__Task details__:
Count only the lines of the records that hold "leans", then give the number without any other words.

-=-=-=-=-

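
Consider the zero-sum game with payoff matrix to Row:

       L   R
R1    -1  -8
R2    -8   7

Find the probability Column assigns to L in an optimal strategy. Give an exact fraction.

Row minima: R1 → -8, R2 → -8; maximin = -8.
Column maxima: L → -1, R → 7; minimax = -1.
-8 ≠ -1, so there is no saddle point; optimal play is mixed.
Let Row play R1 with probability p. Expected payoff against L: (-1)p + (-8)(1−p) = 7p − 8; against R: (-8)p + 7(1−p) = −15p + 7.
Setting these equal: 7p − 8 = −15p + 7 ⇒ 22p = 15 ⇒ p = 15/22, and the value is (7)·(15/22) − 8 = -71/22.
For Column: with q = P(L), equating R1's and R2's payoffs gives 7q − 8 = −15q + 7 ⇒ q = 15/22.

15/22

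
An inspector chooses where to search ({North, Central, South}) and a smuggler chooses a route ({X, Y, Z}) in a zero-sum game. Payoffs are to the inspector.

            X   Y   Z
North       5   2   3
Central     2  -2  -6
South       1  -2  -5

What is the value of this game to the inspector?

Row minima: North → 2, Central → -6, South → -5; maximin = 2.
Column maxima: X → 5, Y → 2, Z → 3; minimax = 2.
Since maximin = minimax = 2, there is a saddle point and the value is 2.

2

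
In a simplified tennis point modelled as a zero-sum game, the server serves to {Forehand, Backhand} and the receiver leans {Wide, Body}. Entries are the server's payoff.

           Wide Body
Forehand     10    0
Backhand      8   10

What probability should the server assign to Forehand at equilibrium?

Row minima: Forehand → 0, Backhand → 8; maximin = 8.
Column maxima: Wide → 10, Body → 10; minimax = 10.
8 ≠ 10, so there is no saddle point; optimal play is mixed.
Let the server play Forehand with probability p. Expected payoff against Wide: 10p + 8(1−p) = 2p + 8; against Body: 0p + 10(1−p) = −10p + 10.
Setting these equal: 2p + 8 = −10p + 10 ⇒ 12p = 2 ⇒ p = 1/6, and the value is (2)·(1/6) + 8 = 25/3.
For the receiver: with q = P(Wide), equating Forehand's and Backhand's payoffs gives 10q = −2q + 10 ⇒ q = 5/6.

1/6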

-=-=-=-=-

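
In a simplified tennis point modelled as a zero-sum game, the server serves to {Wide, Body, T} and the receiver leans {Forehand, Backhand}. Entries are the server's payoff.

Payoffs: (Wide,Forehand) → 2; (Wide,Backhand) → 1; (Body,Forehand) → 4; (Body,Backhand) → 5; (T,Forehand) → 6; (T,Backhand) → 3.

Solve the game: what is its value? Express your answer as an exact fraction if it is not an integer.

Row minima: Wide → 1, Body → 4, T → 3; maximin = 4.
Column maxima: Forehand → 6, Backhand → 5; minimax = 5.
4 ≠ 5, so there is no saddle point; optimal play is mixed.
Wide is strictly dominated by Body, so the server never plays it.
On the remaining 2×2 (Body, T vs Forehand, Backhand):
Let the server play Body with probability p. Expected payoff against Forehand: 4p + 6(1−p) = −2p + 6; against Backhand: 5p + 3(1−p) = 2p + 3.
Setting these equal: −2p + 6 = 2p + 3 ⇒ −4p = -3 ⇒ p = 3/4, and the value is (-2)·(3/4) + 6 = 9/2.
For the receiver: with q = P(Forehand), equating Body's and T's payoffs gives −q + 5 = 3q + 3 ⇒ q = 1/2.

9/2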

-=-=-=-=-

__Solved exercise__:
2